### Requirement
Every line of the records that contains "cluster" should be tallied, and only the resulting number returned.

Content starts

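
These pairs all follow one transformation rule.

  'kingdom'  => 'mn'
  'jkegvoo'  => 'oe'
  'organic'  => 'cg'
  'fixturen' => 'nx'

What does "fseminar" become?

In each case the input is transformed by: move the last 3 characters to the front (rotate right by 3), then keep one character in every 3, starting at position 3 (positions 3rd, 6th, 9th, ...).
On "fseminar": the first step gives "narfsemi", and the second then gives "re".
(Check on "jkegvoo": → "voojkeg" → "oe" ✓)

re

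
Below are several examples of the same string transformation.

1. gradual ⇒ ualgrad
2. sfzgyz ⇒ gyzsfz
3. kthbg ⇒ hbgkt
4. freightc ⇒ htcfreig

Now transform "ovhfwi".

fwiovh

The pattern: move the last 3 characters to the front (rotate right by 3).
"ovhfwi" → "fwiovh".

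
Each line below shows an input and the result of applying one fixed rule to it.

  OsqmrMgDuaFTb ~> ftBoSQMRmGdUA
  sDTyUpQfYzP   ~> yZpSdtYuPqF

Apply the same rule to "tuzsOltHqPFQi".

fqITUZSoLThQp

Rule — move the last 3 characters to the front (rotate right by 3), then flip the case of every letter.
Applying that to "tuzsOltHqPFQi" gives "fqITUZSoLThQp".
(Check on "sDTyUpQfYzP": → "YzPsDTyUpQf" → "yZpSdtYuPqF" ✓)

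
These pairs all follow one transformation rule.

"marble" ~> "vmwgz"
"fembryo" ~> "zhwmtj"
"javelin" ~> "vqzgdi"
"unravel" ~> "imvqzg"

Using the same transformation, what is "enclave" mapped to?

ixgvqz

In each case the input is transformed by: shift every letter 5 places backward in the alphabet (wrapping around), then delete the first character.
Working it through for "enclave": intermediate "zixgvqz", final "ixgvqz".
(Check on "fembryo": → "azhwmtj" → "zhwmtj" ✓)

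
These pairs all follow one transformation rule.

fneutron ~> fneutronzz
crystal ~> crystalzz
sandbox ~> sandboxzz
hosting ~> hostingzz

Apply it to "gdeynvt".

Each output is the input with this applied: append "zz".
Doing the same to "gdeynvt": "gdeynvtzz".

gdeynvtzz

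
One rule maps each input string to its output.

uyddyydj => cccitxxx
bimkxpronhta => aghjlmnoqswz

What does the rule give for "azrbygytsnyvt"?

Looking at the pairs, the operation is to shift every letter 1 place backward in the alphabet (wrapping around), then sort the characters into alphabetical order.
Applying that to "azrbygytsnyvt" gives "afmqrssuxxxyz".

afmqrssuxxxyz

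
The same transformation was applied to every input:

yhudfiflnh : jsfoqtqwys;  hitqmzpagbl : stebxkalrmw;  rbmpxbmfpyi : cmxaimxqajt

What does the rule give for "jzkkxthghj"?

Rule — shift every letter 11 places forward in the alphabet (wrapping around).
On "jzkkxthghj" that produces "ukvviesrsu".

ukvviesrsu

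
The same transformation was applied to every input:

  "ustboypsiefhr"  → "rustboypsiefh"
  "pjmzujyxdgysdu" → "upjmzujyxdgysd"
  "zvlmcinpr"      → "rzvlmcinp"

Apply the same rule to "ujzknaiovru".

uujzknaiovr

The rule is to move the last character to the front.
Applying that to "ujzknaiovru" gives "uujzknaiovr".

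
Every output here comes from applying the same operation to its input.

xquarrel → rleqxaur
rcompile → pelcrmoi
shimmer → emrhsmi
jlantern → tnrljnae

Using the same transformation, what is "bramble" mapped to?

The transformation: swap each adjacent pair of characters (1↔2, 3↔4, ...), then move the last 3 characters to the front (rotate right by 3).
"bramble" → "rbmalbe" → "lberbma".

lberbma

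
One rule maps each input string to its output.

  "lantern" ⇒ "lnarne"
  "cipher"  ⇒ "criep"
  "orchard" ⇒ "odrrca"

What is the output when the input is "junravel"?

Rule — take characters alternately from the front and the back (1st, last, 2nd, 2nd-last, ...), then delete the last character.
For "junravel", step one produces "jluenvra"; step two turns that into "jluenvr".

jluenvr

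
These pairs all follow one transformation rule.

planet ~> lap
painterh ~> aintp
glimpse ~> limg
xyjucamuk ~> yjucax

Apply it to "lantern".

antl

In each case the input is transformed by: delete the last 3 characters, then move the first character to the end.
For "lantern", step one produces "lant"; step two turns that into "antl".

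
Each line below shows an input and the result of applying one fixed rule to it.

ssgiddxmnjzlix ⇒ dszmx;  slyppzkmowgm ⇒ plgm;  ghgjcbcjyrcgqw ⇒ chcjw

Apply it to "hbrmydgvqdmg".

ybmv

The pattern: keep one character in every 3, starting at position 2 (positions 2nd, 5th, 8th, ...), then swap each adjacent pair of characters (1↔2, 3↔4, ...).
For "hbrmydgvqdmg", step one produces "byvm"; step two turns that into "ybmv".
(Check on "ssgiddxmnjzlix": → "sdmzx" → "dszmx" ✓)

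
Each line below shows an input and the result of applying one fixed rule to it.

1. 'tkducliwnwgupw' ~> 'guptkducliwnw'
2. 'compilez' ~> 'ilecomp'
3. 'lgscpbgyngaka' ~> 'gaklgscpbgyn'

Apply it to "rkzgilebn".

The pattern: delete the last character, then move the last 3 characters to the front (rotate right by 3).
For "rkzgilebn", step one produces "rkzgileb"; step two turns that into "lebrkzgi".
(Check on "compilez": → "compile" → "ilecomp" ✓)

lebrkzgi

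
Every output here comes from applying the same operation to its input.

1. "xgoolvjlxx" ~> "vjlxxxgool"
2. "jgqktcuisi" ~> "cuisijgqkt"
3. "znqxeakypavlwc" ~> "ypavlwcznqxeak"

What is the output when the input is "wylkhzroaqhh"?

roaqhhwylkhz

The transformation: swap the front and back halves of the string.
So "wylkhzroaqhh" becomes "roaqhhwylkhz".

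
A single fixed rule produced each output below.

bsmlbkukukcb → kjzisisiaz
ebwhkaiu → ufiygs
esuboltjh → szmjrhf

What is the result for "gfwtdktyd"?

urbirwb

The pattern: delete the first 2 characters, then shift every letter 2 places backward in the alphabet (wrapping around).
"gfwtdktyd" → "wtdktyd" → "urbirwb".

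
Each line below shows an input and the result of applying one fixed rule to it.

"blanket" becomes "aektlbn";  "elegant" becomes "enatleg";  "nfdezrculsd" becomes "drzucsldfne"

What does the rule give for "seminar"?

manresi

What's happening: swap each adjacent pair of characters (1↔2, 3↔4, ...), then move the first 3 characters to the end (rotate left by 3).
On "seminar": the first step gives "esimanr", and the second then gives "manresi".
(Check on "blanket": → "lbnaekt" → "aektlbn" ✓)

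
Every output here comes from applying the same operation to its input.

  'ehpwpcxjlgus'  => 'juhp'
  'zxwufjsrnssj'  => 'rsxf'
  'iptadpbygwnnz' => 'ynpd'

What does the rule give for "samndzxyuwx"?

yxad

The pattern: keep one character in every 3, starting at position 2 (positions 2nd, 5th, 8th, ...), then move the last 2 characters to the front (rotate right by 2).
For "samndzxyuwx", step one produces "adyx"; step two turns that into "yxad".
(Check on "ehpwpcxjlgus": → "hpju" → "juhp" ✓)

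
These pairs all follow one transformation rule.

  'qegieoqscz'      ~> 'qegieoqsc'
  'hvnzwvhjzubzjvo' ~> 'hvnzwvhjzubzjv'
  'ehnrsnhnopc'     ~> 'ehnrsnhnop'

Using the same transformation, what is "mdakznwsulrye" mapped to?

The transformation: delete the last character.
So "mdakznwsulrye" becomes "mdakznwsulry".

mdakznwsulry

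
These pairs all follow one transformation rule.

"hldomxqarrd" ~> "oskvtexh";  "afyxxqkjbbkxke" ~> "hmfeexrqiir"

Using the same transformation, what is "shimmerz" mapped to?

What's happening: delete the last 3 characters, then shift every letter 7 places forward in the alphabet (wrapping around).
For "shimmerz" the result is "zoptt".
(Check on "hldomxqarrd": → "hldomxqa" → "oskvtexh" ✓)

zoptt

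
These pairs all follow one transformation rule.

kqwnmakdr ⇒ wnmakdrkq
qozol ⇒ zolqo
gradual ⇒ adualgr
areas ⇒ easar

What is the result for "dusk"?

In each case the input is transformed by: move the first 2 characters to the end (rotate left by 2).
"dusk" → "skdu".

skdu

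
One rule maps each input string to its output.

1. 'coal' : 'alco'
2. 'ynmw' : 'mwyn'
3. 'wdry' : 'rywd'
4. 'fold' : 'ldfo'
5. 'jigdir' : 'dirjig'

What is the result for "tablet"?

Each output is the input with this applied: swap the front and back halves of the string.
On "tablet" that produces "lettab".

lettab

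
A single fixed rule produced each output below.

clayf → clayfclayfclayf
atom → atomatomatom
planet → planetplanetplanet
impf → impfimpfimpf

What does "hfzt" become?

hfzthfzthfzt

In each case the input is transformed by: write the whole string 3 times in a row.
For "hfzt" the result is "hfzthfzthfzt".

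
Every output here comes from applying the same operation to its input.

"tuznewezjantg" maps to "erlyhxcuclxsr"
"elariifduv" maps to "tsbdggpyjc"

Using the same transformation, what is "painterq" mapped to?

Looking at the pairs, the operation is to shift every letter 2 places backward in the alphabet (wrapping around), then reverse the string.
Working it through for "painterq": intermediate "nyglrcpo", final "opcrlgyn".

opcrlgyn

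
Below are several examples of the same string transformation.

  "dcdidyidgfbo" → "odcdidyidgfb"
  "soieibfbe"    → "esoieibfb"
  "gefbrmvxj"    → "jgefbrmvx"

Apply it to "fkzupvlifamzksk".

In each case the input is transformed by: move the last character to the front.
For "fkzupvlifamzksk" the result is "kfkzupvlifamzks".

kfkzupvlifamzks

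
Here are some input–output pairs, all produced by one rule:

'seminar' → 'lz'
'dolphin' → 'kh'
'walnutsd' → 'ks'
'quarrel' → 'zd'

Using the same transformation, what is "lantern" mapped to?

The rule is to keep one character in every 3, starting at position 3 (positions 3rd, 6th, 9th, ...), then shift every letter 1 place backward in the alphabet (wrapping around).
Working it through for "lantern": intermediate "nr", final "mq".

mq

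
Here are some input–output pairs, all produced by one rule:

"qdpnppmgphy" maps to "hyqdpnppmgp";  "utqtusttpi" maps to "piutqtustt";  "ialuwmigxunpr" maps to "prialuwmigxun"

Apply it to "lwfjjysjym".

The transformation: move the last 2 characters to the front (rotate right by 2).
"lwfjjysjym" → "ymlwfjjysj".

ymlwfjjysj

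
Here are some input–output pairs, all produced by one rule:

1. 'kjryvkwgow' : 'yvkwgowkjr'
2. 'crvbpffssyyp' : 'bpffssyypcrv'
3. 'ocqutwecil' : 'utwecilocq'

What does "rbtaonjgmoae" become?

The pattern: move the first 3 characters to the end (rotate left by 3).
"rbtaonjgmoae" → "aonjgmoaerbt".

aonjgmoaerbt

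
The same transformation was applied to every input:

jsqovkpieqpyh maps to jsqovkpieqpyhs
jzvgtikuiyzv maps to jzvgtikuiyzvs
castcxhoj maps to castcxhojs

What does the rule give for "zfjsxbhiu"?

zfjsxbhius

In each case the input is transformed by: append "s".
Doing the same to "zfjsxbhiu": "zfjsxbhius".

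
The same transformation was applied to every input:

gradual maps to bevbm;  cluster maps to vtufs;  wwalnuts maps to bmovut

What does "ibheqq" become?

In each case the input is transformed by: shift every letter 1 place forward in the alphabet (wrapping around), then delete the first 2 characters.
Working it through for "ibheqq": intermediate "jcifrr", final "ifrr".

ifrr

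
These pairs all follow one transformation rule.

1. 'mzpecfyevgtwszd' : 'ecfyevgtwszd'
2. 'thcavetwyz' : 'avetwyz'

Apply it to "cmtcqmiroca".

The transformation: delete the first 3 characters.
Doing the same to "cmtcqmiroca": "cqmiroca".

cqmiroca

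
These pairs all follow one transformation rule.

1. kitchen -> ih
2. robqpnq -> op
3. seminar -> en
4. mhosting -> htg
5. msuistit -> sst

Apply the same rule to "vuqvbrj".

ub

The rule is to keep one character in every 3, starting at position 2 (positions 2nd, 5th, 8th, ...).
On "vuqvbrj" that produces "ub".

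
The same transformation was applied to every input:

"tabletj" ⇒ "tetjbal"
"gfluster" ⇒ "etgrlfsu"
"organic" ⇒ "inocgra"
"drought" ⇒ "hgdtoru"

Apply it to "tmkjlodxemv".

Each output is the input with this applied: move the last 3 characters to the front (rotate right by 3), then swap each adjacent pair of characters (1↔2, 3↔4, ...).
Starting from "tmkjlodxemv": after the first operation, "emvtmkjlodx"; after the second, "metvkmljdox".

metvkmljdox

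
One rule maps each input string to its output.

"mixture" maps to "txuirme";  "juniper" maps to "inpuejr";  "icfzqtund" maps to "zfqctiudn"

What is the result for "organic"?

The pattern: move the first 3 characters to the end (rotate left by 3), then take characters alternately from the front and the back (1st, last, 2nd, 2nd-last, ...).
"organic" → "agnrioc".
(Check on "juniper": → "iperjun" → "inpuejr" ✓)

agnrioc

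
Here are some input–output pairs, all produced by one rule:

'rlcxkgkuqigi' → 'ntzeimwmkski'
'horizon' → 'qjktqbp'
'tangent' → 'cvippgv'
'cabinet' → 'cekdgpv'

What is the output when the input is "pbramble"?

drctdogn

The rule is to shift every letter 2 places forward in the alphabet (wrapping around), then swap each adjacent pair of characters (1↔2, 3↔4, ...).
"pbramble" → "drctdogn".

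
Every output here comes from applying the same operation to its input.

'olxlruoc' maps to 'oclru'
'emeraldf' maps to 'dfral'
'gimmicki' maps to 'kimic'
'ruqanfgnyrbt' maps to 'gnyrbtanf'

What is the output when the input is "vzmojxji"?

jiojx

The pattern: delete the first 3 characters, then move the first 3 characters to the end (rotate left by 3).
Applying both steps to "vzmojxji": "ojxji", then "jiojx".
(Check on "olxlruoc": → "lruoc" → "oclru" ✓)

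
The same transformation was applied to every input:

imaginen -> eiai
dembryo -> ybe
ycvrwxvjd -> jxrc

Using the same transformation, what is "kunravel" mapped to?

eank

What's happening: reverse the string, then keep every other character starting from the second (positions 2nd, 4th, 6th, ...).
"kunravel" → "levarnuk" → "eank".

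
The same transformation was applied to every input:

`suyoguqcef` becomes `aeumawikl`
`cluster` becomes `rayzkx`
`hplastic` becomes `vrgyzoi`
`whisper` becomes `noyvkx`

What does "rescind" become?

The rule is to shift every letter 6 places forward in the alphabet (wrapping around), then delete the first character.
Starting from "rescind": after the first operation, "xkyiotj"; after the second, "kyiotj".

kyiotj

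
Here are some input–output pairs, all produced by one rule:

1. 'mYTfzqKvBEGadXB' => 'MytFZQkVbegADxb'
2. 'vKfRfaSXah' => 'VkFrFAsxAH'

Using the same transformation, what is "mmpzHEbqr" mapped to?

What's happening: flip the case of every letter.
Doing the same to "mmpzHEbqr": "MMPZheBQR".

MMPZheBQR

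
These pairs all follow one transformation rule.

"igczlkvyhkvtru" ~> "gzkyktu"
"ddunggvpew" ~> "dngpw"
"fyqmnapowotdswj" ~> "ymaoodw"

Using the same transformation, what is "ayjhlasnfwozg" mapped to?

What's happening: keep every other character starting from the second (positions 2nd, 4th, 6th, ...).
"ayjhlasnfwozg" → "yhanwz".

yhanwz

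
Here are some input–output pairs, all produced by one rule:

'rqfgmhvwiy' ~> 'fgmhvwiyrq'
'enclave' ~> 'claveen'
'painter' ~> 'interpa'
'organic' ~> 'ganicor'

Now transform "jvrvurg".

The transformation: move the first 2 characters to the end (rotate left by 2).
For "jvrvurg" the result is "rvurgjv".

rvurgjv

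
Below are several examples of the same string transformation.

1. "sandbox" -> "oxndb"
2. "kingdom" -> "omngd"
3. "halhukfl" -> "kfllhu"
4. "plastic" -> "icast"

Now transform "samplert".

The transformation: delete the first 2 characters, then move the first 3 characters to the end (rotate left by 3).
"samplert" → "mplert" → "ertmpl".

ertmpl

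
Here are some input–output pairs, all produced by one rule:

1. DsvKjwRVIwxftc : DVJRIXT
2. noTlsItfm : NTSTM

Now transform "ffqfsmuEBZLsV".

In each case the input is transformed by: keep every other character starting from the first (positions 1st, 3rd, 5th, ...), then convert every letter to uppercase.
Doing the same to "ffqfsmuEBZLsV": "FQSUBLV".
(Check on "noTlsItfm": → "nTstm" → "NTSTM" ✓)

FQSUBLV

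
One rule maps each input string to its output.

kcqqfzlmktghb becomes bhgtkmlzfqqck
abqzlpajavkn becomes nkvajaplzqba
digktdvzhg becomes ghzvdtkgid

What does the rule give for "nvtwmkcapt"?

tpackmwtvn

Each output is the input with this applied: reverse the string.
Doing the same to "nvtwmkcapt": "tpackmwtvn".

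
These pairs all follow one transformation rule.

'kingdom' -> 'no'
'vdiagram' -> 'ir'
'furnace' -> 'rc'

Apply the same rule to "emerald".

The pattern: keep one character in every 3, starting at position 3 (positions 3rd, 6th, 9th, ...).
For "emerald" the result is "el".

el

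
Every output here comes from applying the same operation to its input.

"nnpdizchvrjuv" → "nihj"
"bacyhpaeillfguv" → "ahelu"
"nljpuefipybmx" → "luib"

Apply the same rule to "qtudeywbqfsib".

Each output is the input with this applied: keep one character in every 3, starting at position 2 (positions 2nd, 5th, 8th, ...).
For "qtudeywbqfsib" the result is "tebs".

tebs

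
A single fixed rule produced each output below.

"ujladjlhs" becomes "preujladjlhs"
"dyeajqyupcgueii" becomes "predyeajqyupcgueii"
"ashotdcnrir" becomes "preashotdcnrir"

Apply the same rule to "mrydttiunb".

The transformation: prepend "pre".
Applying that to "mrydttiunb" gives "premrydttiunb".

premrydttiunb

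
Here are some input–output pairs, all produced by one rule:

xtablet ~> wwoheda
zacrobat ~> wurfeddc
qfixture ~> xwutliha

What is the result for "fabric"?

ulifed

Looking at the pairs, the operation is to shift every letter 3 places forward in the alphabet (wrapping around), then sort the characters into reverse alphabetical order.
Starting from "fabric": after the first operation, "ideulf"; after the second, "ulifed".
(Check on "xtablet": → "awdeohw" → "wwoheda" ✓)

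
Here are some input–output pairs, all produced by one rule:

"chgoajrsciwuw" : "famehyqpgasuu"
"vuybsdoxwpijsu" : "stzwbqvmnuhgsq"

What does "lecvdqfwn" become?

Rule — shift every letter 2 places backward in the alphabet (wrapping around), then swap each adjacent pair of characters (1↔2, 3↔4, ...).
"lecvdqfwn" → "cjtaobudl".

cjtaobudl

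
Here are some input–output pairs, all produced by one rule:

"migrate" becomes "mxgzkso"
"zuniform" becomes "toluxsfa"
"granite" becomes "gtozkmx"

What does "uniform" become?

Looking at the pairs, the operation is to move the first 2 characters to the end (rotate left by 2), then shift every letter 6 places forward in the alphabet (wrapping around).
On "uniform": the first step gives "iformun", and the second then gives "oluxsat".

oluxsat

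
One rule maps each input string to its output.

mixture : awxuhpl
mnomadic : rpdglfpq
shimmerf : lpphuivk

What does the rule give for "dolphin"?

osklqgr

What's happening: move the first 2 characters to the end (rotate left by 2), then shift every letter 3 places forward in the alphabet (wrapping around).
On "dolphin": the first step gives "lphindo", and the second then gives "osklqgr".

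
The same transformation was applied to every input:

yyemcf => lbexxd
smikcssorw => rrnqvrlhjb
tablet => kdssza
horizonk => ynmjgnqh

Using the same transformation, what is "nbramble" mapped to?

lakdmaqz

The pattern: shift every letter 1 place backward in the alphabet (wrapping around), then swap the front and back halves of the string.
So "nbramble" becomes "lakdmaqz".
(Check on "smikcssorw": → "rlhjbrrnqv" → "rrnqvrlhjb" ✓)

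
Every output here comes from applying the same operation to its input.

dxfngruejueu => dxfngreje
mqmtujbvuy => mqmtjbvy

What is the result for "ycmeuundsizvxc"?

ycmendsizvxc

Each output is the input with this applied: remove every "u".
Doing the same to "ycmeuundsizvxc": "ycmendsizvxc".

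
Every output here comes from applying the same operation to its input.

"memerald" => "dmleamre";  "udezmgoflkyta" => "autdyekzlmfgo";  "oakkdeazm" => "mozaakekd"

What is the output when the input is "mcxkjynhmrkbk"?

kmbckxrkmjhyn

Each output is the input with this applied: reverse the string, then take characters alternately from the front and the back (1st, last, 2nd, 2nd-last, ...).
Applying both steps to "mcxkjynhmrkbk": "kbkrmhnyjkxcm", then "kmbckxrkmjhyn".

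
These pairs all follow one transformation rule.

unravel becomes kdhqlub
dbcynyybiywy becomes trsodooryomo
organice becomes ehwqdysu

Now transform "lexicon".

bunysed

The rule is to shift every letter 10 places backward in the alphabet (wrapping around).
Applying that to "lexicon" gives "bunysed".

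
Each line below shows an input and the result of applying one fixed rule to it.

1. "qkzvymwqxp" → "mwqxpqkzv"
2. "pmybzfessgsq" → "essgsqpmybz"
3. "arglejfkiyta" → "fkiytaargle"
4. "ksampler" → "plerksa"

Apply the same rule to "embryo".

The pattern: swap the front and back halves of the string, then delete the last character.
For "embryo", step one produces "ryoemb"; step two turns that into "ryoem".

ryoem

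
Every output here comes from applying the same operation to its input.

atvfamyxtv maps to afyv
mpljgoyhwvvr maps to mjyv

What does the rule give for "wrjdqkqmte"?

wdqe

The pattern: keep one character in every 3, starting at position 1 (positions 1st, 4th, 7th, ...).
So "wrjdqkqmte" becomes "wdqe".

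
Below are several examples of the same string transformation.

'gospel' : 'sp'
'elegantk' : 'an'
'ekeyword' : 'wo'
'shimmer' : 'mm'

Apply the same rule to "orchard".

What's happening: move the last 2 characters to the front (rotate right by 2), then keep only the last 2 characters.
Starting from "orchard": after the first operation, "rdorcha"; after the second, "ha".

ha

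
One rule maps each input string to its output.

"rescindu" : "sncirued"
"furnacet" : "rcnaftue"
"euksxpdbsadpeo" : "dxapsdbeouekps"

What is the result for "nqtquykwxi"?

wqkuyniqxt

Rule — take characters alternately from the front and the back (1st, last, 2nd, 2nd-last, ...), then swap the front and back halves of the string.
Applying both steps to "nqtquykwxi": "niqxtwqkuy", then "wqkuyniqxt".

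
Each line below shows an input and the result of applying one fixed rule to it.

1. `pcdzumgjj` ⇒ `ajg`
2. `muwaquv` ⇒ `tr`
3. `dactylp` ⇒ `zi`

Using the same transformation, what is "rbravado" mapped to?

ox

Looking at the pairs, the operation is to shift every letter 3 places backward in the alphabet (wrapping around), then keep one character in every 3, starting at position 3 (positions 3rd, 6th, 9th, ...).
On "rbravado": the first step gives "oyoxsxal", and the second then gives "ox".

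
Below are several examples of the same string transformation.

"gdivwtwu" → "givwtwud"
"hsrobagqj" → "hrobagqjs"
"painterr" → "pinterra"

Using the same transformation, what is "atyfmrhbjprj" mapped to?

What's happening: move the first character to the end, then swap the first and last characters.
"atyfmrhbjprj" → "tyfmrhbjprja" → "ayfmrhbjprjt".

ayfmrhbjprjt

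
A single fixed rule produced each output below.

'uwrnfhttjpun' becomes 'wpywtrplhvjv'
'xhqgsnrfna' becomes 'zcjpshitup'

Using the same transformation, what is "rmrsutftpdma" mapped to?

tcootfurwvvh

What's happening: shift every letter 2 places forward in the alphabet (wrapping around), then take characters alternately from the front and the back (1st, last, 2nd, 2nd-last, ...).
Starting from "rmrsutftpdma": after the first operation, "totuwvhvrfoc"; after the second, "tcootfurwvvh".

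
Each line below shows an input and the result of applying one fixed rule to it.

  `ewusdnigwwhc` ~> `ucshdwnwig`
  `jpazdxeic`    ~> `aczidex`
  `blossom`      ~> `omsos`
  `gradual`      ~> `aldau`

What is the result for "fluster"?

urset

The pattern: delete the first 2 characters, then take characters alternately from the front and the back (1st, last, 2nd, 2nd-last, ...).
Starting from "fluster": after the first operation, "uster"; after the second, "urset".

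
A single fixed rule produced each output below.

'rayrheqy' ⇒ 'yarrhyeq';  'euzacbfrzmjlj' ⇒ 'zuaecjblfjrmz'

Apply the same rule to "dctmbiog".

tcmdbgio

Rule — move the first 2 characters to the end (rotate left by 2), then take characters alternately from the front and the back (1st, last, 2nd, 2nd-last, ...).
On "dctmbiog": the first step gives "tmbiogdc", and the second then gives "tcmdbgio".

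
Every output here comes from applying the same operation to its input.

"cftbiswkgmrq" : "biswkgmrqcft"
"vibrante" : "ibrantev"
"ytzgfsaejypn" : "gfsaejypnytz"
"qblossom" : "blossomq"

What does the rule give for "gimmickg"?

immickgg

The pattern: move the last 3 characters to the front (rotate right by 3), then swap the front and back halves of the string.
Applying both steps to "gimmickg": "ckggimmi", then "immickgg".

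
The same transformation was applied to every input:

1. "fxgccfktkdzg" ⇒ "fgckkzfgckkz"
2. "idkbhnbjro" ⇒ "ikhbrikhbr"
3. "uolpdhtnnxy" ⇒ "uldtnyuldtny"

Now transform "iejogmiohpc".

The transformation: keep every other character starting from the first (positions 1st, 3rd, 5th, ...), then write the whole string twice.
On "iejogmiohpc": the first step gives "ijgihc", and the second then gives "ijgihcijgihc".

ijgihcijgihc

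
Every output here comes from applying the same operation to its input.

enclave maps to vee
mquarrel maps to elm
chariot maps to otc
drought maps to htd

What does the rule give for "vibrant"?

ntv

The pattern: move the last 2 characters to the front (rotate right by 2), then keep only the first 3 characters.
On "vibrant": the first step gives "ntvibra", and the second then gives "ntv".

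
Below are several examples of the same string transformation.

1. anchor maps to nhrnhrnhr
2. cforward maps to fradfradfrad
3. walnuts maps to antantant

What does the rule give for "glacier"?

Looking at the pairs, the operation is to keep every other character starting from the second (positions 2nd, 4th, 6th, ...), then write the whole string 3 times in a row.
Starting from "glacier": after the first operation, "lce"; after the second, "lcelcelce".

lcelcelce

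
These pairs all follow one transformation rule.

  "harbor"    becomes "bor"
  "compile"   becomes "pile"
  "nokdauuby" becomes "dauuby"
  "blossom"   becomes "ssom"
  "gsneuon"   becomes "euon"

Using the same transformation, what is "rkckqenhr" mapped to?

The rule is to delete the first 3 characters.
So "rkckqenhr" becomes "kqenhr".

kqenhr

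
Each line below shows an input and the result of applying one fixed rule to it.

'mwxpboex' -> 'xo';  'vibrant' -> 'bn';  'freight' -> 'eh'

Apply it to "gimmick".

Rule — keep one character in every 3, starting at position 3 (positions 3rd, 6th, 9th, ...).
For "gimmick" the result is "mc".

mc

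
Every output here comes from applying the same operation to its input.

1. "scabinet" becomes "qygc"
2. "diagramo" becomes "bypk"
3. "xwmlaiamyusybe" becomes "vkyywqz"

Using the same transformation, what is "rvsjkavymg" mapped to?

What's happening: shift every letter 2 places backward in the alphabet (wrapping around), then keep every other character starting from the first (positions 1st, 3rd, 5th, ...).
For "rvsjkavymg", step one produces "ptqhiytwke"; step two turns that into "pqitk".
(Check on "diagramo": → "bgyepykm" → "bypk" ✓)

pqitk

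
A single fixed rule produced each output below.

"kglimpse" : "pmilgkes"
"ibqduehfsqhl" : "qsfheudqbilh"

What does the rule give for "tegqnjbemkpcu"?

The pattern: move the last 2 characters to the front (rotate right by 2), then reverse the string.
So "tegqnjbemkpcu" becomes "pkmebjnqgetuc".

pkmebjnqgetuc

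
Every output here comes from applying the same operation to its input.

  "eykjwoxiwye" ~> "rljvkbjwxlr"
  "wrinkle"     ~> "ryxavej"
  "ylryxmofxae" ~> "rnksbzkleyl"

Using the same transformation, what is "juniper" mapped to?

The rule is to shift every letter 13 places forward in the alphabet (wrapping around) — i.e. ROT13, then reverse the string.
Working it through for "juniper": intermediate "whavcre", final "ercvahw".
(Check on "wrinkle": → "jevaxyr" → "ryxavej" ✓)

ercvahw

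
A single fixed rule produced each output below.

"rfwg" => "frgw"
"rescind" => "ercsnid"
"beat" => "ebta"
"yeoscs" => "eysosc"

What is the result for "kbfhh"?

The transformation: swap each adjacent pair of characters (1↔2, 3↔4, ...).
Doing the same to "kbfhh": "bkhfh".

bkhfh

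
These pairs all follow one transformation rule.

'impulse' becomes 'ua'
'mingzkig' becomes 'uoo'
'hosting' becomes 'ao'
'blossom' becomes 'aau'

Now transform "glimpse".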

Content ends

### Solution to the problem
2